▸ Required work
Give again the line that contains "A probe orbits", plus every line after it to the end of the records, unchanged.

▸ Given data
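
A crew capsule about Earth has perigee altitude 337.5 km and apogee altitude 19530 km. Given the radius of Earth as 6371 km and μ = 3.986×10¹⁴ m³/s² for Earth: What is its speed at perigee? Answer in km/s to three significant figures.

r_p = 6371 + 337.5 = 6708.5 km = 6.7085×10⁶ m.
r_a = 6371 + 19530 = 25901 km = 2.5901×10⁷ m.
Semi-major axis a = (r_p + r_a)/2 = 16305 km = 1.630×10⁷ m.
Vis-viva: v² = μ(2/r − 1/a) = 3.986×10¹⁴ × (2.981×10⁻⁷ − 6.133×10⁻⁸) = 9.439×10⁷ m²/s².
v = 9715 m/s = 9.715 km/s.

v ≈ 9.72 km/s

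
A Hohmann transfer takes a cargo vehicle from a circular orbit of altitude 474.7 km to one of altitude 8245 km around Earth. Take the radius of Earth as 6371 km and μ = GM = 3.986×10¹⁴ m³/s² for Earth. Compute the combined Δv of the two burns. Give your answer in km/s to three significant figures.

r₁ = 6371 + 474.7 = 6845.7 km = 6.8457×10⁶ m.
r₂ = 6371 + 8245 = 14616 km = 1.4616×10⁷ m.
Transfer ellipse a_t = (r₁ + r₂)/2 = 1.073×10⁷ m.
At r₁: circular v_c1 = √(μ/r₁) = 7631 m/s; transfer-perigee v_p = √[μ(2/r₁ − 1/a_t)] = 8905 m/s.
Δv₁ = v_p − v_c1 = 1275 m/s.
At r₂: circular v_c2 = √(μ/r₂) = 5222 m/s; transfer-apogee v_a = √[μ(2/r₂ − 1/a_t)] = 4171 m/s.
Δv₂ = v_c2 − v_a = 1051 m/s.
Total Δv = Δv₁ + Δv₂ = 2326 m/s = 2.326 km/s.

Δv_total ≈ 2.33 km/s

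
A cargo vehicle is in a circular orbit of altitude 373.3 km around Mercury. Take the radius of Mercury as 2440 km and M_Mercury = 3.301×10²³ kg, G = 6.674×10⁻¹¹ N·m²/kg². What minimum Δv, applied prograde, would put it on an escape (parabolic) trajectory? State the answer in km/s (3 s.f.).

μ = GM = 6.674×10⁻¹¹ × 3.301×10²³ = 2.203×10¹³ m³/s².
r = 2440 + 373.3 = 2813.3 km = 2.8133×10⁶ m.
Circular speed v_c = √(μ/r) = 2798 m/s.
Escape speed v_esc = √(2μ/r) = √2 × v_c = 3958 m/s.
Δv = v_esc − v_c = 1159 m/s = 1.159 km/s.

Δv ≈ 1.16 km/s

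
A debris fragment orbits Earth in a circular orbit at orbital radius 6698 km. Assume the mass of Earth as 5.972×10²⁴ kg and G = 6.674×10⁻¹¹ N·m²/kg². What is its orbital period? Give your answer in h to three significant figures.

μ = GM = 6.674×10⁻¹¹ × 5.972×10²⁴ = 3.986×10¹⁴ m³/s².
r = 6698 km = 6.698×10⁶ m.
Kepler's third law: T = 2π√(r³/μ) = 2π√((6.698×10⁶)³ / 3.986×10¹⁴).
r³/μ = 7.539×10⁵ s², so T = 2π × 8.683×10² = 5.456×10³ s.
Converting: 5.456×10³ s ÷ 3600 = 1.515 h.

T ≈ 1.52 h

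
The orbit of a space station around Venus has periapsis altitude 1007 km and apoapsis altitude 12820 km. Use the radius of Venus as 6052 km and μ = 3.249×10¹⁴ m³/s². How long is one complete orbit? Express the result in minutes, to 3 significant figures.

r_p = 6052 + 1007 = 7059.0 km = 7.0590×10⁶ m.
r_a = 6052 + 12820 = 18872 km = 1.8872×10⁷ m.
Semi-major axis a = (r_p + r_a)/2 = (7059.0 + 18872)/2 = 12966 km = 1.297×10⁷ m.
By Kepler's third law T = 2π√(a³/μ) = 2π × 2.590×10³ = 1.627×10⁴ s.
= 271.2 minutes.

T ≈ 271 minutes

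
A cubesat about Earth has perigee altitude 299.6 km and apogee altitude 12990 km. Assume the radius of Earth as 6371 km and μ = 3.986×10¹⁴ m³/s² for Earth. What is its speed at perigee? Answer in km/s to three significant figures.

r_p = 6371 + 299.6 = 6670.6 km = 6.6706×10⁶ m.
r_a = 6371 + 12990 = 19361 km = 1.9361×10⁷ m.
Semi-major axis a = (r_p + r_a)/2 = 13016 km = 1.302×10⁷ m.
Vis-viva: v² = μ(2/r − 1/a) = 3.986×10¹⁴ × (2.998×10⁻⁷ − 7.683×10⁻⁸) = 8.889×10⁷ m²/s².
v = 9428 m/s = 9.428 km/s.

v ≈ 9.43 km/s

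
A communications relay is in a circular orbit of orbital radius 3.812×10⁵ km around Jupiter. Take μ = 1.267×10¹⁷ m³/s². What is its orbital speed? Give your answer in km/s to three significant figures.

v ≈ 18.2 km/s

r = 3.812×10⁵ km = 3.812×10⁸ m.
For a circular orbit v = √(μ/r) = √(1.267×10¹⁷ / 3.812×10⁸) = √(3.324×10⁸) = 18230 m/s.
That is 18.23 km/s.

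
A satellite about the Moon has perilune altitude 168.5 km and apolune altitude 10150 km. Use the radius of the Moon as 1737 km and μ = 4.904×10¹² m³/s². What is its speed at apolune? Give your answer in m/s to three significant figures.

v ≈ 338 m/s

r_p = 1737 + 168.5 = 1905.5 km = 1.9055×10⁶ m.
r_a = 1737 + 10150 = 11887 km = 1.1887×10⁷ m.
Semi-major axis a = (r_p + r_a)/2 = 6896.2 km = 6.896×10⁶ m.
Vis-viva: v² = μ(2/r − 1/a) = 4.904×10¹² × (1.683×10⁻⁷ − 1.450×10⁻⁷) = 1.140×10⁵ m²/s².
v = 337.6 m/s.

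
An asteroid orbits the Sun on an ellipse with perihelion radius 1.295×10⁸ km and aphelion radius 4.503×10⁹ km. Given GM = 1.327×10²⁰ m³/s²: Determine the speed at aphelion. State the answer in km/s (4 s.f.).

Semi-major axis a = (r_p + r_a)/2 = 2.3162×10⁹ km = 2.316×10¹² m.
Vis-viva: v² = μ(2/r − 1/a) = 1.327×10²⁰ × (4.441×10⁻¹³ − 4.317×10⁻¹³) = 1.648×10⁶ m²/s².
v = 1284 m/s = 1.284 km/s.

v ≈ 1.284 km/s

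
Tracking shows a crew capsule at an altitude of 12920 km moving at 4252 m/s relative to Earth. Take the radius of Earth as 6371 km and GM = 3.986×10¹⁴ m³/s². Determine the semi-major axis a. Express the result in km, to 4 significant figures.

a ≈ 17150 km

r = 6371 + 12920 = 19291 km = 1.929×10⁷ m.
Vis-viva rearranged: 1/a = 2/r − v²/μ = 1.037×10⁻⁷ − 4.536×10⁻⁸ = 5.832×10⁻⁸ m⁻¹.
a = 1.715×10⁷ m = 17147 km.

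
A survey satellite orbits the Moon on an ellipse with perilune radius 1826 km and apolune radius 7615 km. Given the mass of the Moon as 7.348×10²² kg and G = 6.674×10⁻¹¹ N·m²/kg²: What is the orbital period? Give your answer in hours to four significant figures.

T ≈ 8.083 hours

μ = GM = 6.674×10⁻¹¹ × 7.348×10²² = 4.904×10¹² m³/s².
Semi-major axis a = (r_p + r_a)/2 = (1826.0 + 7615.0)/2 = 4720.5 km = 4.720×10⁶ m.
By Kepler's third law T = 2π√(a³/μ) = 2π × 4.631×10³ = 2.910×10⁴ s.
= 8.083 hours.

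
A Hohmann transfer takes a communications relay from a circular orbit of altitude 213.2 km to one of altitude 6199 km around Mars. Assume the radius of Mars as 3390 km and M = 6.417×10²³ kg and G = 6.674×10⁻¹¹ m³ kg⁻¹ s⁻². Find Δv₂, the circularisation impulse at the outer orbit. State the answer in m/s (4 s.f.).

μ = GM = 6.674×10⁻¹¹ × 6.417×10²³ = 4.283×10¹³ m³/s².
r₁ = 3390 + 213.2 = 3603.2 km = 3.6032×10⁶ m.
r₂ = 3390 + 6199 = 9589.0 km = 9.5890×10⁶ m.
Transfer ellipse a_t = (r₁ + r₂)/2 = 6.596×10⁶ m.
At r₁: circular v_c1 = √(μ/r₁) = 3448 m/s; transfer-periapsis v_p = √[μ(2/r₁ − 1/a_t)] = 4157 m/s.
At r₂: circular v_c2 = √(μ/r₂) = 2113 m/s; transfer-apoapsis v_a = √[μ(2/r₂ − 1/a_t)] = 1562 m/s.
Δv₂ = v_c2 − v_a = 551.4 m/s.

Δv ≈ 551.4 m/s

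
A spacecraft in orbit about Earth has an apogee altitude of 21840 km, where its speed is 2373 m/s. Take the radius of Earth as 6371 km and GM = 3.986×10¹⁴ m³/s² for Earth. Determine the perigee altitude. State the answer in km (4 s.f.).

r_a = 6371 + 21840 = 28211 km = 2.821×10⁷ m.
Specific energy ε = v²/2 − μ/r = -1.131×10⁷ J/kg, so a = −μ/(2ε) = 1.762×10⁷ m.
The apsides satisfy r_p + r_a = 2a, so the perigee radius is 2a − r_a = 7.021×10⁶ m = 7020.7 km.
Perigee altitude = 7020.7 − 6371 = 649.70 km.

perigee altitude ≈ 649.7 km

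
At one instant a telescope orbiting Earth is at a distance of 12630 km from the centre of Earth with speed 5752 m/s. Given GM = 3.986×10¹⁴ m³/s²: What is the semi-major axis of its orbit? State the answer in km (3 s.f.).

r = 1.263×10⁷ m.
Vis-viva rearranged: 1/a = 2/r − v²/μ = 1.584×10⁻⁷ − 8.300×10⁻⁸ = 7.535×10⁻⁸ m⁻¹.
a = 1.327×10⁷ m = 13272 km.

a ≈ 13300 km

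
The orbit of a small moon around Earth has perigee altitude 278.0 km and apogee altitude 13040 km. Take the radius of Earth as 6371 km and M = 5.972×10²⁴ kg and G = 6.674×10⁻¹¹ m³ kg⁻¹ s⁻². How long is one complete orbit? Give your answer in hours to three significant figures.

μ = GM = 6.674×10⁻¹¹ × 5.972×10²⁴ = 3.986×10¹⁴ m³/s².
r_p = 6371 + 278.0 = 6649.0 km = 6.6490×10⁶ m.
r_a = 6371 + 13040 = 19411 km = 1.9411×10⁷ m.
Semi-major axis a = (r_p + r_a)/2 = (6649.0 + 19411)/2 = 13030 km = 1.303×10⁷ m.
By Kepler's third law T = 2π√(a³/μ) = 2π × 2.356×10³ = 1.480×10⁴ s.
= 4.112 hours.

T ≈ 4.11 hours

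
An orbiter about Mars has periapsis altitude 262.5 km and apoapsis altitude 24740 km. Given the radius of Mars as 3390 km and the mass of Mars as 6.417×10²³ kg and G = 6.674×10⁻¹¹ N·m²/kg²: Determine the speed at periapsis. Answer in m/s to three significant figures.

μ = GM = 6.674×10⁻¹¹ × 6.417×10²³ = 4.283×10¹³ m³/s².
r_p = 3390 + 262.5 = 3652.5 km = 3.6525×10⁶ m.
r_a = 3390 + 24740 = 28130 km = 2.8130×10⁷ m.
Semi-major axis a = (r_p + r_a)/2 = 15891 km = 1.589×10⁷ m.
Vis-viva: v² = μ(2/r − 1/a) = 4.283×10¹³ × (5.476×10⁻⁷ − 6.293×10⁻⁸) = 2.076×10⁷ m²/s².
v = 4556 m/s.

v ≈ 4560 m/s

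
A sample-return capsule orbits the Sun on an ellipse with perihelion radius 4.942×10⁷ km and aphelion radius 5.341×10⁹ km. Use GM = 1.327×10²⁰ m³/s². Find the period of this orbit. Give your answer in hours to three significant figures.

T ≈ 670000 hours

Semi-major axis a = (r_p + r_a)/2 = (4.9420×10⁷ + 5.3410×10⁹)/2 = 2.6952×10⁹ km = 2.695×10¹² m.
By Kepler's third law T = 2π√(a³/μ) = 2π × 3.841×10⁸ = 2.413×10⁹ s.
= 6.704×10⁵ hours.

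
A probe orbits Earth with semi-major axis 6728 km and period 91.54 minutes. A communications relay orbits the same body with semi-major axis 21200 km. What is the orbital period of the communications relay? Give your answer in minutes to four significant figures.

T₂ ≈ 512.0 minutes

Kepler's third law: T² ∝ a³, so T₂ = T₁ (a₂/a₁)^(3/2).
a₂/a₁ = 3.151, (a₂/a₁)^(3/2) = 5.593.
T₂ = 91.54 × 5.593 = 512.0 minutes.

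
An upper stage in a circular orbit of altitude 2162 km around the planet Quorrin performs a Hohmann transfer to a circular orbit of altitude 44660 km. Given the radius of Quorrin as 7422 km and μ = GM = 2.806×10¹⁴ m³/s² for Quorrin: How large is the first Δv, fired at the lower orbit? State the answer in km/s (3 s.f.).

r₁ = 7422 + 2162 = 9584.0 km = 9.5840×10⁶ m.
r₂ = 7422 + 44660 = 52082 km = 5.2082×10⁷ m.
Transfer ellipse a_t = (r₁ + r₂)/2 = 3.083×10⁷ m.
At r₁: circular v_c1 = √(μ/r₁) = 5411 m/s; transfer-periapsis v_p = √[μ(2/r₁ − 1/a_t)] = 7032 m/s.
Δv₁ = v_p − v_c1 = 1622 m/s.
= 1.622 km/s.

Δv ≈ 1.62 km/s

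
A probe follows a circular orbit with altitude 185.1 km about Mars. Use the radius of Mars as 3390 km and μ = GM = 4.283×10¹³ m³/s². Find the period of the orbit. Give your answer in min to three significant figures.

r = 3390 + 185.1 = 3575.1 km = 3.5751×10⁶ m.
Kepler's third law: T = 2π√(r³/μ) = 2π√((3.575×10⁶)³ / 4.283×10¹³).
r³/μ = 1.067×10⁶ s², so T = 2π × 1.033×10³ = 6.490×10³ s.
Converting: 6.490×10³ s ÷ 60.00 = 108.2 min.

T ≈ 108 min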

▸ Finished exercise
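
A probe orbits Earth with semi-major axis 6728 km and period 91.54 minutes. A communications relay orbits the same body with semi-major axis 21200 km. What is the orbital period of the communications relay? Give your answer in minutes to four significant figures.

T₂ ≈ 512.0 minutes

Kepler's third law: T² ∝ a³, so T₂ = T₁ (a₂/a₁)^(3/2).
a₂/a₁ = 3.151, (a₂/a₁)^(3/2) = 5.593.
T₂ = 91.54 × 5.593 = 512.0 minutes.

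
An upper stage in a circular orbit of altitude 2162 km around the planet Quorrin performs a Hohmann transfer to a circular orbit of altitude 44660 km. Given the radius of Quorrin as 7422 km and μ = GM = 2.806×10¹⁴ m³/s² for Quorrin: How large is the first Δv, fired at the lower orbit? State the answer in km/s (3 s.f.).

r₁ = 7422 + 2162 = 9584.0 km = 9.5840×10⁶ m.
r₂ = 7422 + 44660 = 52082 km = 5.2082×10⁷ m.
Transfer ellipse a_t = (r₁ + r₂)/2 = 3.083×10⁷ m.
At r₁: circular v_c1 = √(μ/r₁) = 5411 m/s; transfer-periapsis v_p = √[μ(2/r₁ − 1/a_t)] = 7032 m/s.
Δv₁ = v_p − v_c1 = 1622 m/s.
= 1.622 km/s.

Δv ≈ 1.62 km/s

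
A probe follows a circular orbit with altitude 185.1 km about Mars. Use the radius of Mars as 3390 km and μ = GM = 4.283×10¹³ m³/s². Find the period of the orbit. Give your answer in min to three significant figures.

r = 3390 + 185.1 = 3575.1 km = 3.5751×10⁶ m.
Kepler's third law: T = 2π√(r³/μ) = 2π√((3.575×10⁶)³ / 4.283×10¹³).
r³/μ = 1.067×10⁶ s², so T = 2π × 1.033×10³ = 6.490×10³ s.
Converting: 6.490×10³ s ÷ 60.00 = 108.2 min.

T ≈ 108 min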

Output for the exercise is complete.